TASK PROMPT » From the first line to the last, restate the data word for word.

Saved data entries »
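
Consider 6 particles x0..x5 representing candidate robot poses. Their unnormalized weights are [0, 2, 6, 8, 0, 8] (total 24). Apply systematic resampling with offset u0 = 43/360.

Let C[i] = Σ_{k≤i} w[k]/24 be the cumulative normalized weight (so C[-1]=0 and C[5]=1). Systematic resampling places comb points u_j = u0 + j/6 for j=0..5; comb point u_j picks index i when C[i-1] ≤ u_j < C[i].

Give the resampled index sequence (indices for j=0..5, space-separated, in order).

2 2 3 3 5 5

C = [0, 1/12, 1/3, 2/3, 2/3, 1]
j=0: u_0=43/360 ∈ [1/12, 1/3) → index 2
j=1: u_1=103/360 ∈ [1/12, 1/3) → index 2
j=2: u_2=163/360 ∈ [1/3, 2/3) → index 3
j=3: u_3=223/360 ∈ [1/3, 2/3) → index 3
j=4: u_4=283/360 ∈ [2/3, 1) → index 5
j=5: u_5=343/360 ∈ [2/3, 1) → index 5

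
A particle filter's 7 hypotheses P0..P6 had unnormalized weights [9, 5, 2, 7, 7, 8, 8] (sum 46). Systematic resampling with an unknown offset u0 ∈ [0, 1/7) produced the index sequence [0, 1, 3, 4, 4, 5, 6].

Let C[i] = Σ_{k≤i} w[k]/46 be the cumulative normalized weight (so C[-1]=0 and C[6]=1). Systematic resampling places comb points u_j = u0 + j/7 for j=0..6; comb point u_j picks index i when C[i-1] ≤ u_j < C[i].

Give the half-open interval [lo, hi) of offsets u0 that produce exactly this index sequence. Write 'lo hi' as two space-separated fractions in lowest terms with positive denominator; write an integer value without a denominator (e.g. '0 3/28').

1/14 13/161

C = [9/46, 7/23, 8/23, 1/2, 15/23, 19/23, 1]
j=0 picked index 0: u0 ∈ [0, 9/46)
j=1 picked index 1: u0 ∈ [17/322, 26/161)
j=2 picked index 3: u0 ∈ [10/161, 3/14)
j=3 picked index 4: u0 ∈ [1/14, 36/161)
j=4 picked index 4: u0 ∈ [-1/14, 13/161)
j=5 picked index 5: u0 ∈ [-10/161, 18/161)
j=6 picked index 6: u0 ∈ [-5/161, 1/7)
intersection: [1/14, 13/161)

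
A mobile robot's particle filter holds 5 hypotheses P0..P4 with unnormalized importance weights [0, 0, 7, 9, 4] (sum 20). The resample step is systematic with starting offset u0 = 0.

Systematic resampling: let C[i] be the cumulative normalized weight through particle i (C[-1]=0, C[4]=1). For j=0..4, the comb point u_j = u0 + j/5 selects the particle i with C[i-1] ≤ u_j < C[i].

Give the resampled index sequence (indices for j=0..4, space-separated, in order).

C = [0, 0, 7/20, 4/5, 1]
j=0: u_0=0 ∈ [0, 7/20) → index 2
j=1: u_1=1/5 ∈ [0, 7/20) → index 2
j=2: u_2=2/5 ∈ [7/20, 4/5) → index 3
j=3: u_3=3/5 ∈ [7/20, 4/5) → index 3
j=4: u_4=4/5 ∈ [4/5, 1) → index 4

2 2 3 3 4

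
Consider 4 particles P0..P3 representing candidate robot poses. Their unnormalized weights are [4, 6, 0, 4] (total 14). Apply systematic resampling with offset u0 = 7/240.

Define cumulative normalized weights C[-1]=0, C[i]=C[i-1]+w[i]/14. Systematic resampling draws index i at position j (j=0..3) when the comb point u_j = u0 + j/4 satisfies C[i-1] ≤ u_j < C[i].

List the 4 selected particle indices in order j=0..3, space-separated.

0 0 1 3

C = [2/7, 5/7, 5/7, 1]
j=0: u_0=7/240 ∈ [0, 2/7) → index 0
j=1: u_1=67/240 ∈ [0, 2/7) → index 0
j=2: u_2=127/240 ∈ [2/7, 5/7) → index 1
j=3: u_3=187/240 ∈ [5/7, 1) → index 3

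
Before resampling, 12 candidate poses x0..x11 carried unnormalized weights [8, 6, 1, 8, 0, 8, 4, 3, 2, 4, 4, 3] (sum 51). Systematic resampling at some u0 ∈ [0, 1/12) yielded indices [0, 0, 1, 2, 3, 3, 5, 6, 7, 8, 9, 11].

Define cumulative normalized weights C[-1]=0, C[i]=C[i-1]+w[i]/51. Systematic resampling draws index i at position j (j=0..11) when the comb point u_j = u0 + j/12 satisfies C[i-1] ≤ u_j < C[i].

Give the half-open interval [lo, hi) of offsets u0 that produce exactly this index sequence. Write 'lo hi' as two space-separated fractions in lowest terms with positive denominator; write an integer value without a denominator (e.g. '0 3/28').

5/204 1/34

C = [8/51, 14/51, 5/17, 23/51, 23/51, 31/51, 35/51, 38/51, 40/51, 44/51, 16/17, 1]
j=0 picked index 0: u0 ∈ [0, 8/51)
j=1 picked index 0: u0 ∈ [-1/12, 5/68)
j=2 picked index 1: u0 ∈ [-1/102, 11/102)
j=3 picked index 2: u0 ∈ [5/204, 3/68)
j=4 picked index 3: u0 ∈ [-2/51, 2/17)
j=5 picked index 3: u0 ∈ [-25/204, 7/204)
j=6 picked index 5: u0 ∈ [-5/102, 11/102)
j=7 picked index 6: u0 ∈ [5/204, 7/68)
j=8 picked index 7: u0 ∈ [1/51, 4/51)
j=9 picked index 8: u0 ∈ [-1/204, 7/204)
j=10 picked index 9: u0 ∈ [-5/102, 1/34)
j=11 picked index 11: u0 ∈ [5/204, 1/12)
intersection: [5/204, 1/34)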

RESPONSE FOR THIS EXERCISE »
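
Consider 6 particles x0..x5 representing candidate robot poses. Their unnormalized weights are [0, 2, 6, 8, 0, 8] (total 24). Apply systematic resampling with offset u0 = 43/360.

Let C[i] = Σ_{k≤i} w[k]/24 be the cumulative normalized weight (so C[-1]=0 and C[5]=1). Systematic resampling places comb points u_j = u0 + j/6 for j=0..5; comb point u_j picks index i when C[i-1] ≤ u_j < C[i].

Give the resampled index sequence (indices for j=0..5, space-separated, in order).

2 2 3 3 5 5

C = [0, 1/12, 1/3, 2/3, 2/3, 1]
j=0: u_0=43/360 ∈ [1/12, 1/3) → index 2
j=1: u_1=103/360 ∈ [1/12, 1/3) → index 2
j=2: u_2=163/360 ∈ [1/3, 2/3) → index 3
j=3: u_3=223/360 ∈ [1/3, 2/3) → index 3
j=4: u_4=283/360 ∈ [2/3, 1) → index 5
j=5: u_5=343/360 ∈ [2/3, 1) → index 5

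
A particle filter's 7 hypotheses P0..P6 had unnormalized weights [9, 5, 2, 7, 7, 8, 8] (sum 46). Systematic resampling with an unknown offset u0 ∈ [0, 1/7) produced the index sequence [0, 1, 3, 4, 4, 5, 6].

Let C[i] = Σ_{k≤i} w[k]/46 be the cumulative normalized weight (so C[-1]=0 and C[6]=1). Systematic resampling places comb points u_j = u0 + j/7 for j=0..6; comb point u_j picks index i when C[i-1] ≤ u_j < C[i].

Give the half-open interval [lo, hi) of offsets u0 that produce exactly this index sequence. Write 'lo hi' as two space-separated fractions in lowest terms with positive denominator; write an integer value without a denominator (e.g. '0 3/28').

1/14 13/161

C = [9/46, 7/23, 8/23, 1/2, 15/23, 19/23, 1]
j=0 picked index 0: u0 ∈ [0, 9/46)
j=1 picked index 1: u0 ∈ [17/322, 26/161)
j=2 picked index 3: u0 ∈ [10/161, 3/14)
j=3 picked index 4: u0 ∈ [1/14, 36/161)
j=4 picked index 4: u0 ∈ [-1/14, 13/161)
j=5 picked index 5: u0 ∈ [-10/161, 18/161)
j=6 picked index 6: u0 ∈ [-5/161, 1/7)
intersection: [1/14, 13/161)

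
A mobile robot's particle filter holds 5 hypotheses P0..P4 with unnormalized importance weights [0, 0, 7, 9, 4] (sum 20). The resample step is systematic with starting offset u0 = 0.

Systematic resampling: let C[i] be the cumulative normalized weight through particle i (C[-1]=0, C[4]=1). For j=0..4, the comb point u_j = u0 + j/5 selects the particle i with C[i-1] ≤ u_j < C[i].

Give the resampled index sequence (indices for j=0..4, space-separated, in order).

C = [0, 0, 7/20, 4/5, 1]
j=0: u_0=0 ∈ [0, 7/20) → index 2
j=1: u_1=1/5 ∈ [0, 7/20) → index 2
j=2: u_2=2/5 ∈ [7/20, 4/5) → index 3
j=3: u_3=3/5 ∈ [7/20, 4/5) → index 3
j=4: u_4=4/5 ∈ [4/5, 1) → index 4

2 2 3 3 4

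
Consider 4 particles P0..P3 representing candidate robot poses. Their unnormalized weights are [4, 6, 0, 4] (total 14). Apply systematic resampling with offset u0 = 7/240.

Define cumulative normalized weights C[-1]=0, C[i]=C[i-1]+w[i]/14. Systematic resampling draws index i at position j (j=0..3) when the comb point u_j = u0 + j/4 satisfies C[i-1] ≤ u_j < C[i].

List the 4 selected particle indices in order j=0..3, space-separated.

0 0 1 3

C = [2/7, 5/7, 5/7, 1]
j=0: u_0=7/240 ∈ [0, 2/7) → index 0
j=1: u_1=67/240 ∈ [0, 2/7) → index 0
j=2: u_2=127/240 ∈ [2/7, 5/7) → index 1
j=3: u_3=187/240 ∈ [5/7, 1) → index 3

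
Before resampling, 12 candidate poses x0..x11 carried unnormalized weights [8, 6, 1, 8, 0, 8, 4, 3, 2, 4, 4, 3] (sum 51). Systematic resampling at some u0 ∈ [0, 1/12) yielded indices [0, 0, 1, 2, 3, 3, 5, 6, 7, 8, 9, 11].

Define cumulative normalized weights C[-1]=0, C[i]=C[i-1]+w[i]/51. Systematic resampling draws index i at position j (j=0..11) when the comb point u_j = u0 + j/12 satisfies C[i-1] ≤ u_j < C[i].

Give the half-open interval [lo, hi) of offsets u0 that produce exactly this index sequence. Write 'lo hi' as two space-separated fractions in lowest terms with positive denominator; write an integer value without a denominator (e.g. '0 3/28').

5/204 1/34

C = [8/51, 14/51, 5/17, 23/51, 23/51, 31/51, 35/51, 38/51, 40/51, 44/51, 16/17, 1]
j=0 picked index 0: u0 ∈ [0, 8/51)
j=1 picked index 0: u0 ∈ [-1/12, 5/68)
j=2 picked index 1: u0 ∈ [-1/102, 11/102)
j=3 picked index 2: u0 ∈ [5/204, 3/68)
j=4 picked index 3: u0 ∈ [-2/51, 2/17)
j=5 picked index 3: u0 ∈ [-25/204, 7/204)
j=6 picked index 5: u0 ∈ [-5/102, 11/102)
j=7 picked index 6: u0 ∈ [5/204, 7/68)
j=8 picked index 7: u0 ∈ [1/51, 4/51)
j=9 picked index 8: u0 ∈ [-1/204, 7/204)
j=10 picked index 9: u0 ∈ [-5/102, 1/34)
j=11 picked index 11: u0 ∈ [5/204, 1/12)
intersection: [5/204, 1/34)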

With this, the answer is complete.